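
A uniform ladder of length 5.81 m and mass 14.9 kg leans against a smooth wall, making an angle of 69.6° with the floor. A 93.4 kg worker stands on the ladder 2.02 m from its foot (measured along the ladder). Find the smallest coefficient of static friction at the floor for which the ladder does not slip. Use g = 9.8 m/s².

Choose the foot of the ladder as the axis so the floor normal and friction both act there and drop out.
Ladder weight 14.9×9.8 = 146 N acts at 2.905 m along the ladder; its horizontal arm is 2.905·cos69.6° = 1.013 m → τ = 147.9 N·m clockwise.
Worker: 93.4×9.8 = 915.3 N at 2.02 m → arm 0.7041 m → τ = 644.5 N·m clockwise.
Wall normal N acts horizontally at the top; its moment arm is the height L sinθ = 5.81·sin69.6° = 5.446 m, counterclockwise.
Setting net torque to zero: N × 5.446 = 792.4 → N = 145.5 N.
ΣFx = 0 ⇒ f = N_wall = 145.5 N. ΣFy = 0 ⇒ N_floor = 1061 N.
μ_min = f / N_floor = 145.5 / 1061 = 0.137.

μ_min ≈ 0.137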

TO DO: Reproduce the data exactly, character for character.

YOUR RESPONSE:
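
A uniform ladder of length 5.81 m and mass 14.9 kg leans against a smooth wall, making an angle of 69.6° with the floor. A 93.4 kg worker stands on the ladder 2.02 m from its foot (measured along the ladder). Find the smallest coefficient of static friction at the floor for which the ladder does not slip. Use g = 9.8 m/s².

Choose the foot of the ladder as the axis so the floor normal and friction both act there and drop out.
Ladder weight 14.9×9.8 = 146 N acts at 2.905 m along the ladder; its horizontal arm is 2.905·cos69.6° = 1.013 m → τ = 147.9 N·m clockwise.
Worker: 93.4×9.8 = 915.3 N at 2.02 m → arm 0.7041 m → τ = 644.5 N·m clockwise.
Wall normal N acts horizontally at the top; its moment arm is the height L sinθ = 5.81·sin69.6° = 5.446 m, counterclockwise.
Setting net torque to zero: N × 5.446 = 792.4 → N = 145.5 N.
ΣFx = 0 ⇒ f = N_wall = 145.5 N. ΣFy = 0 ⇒ N_floor = 1061 N.
μ_min = f / N_floor = 145.5 / 1061 = 0.137.

μ_min ≈ 0.137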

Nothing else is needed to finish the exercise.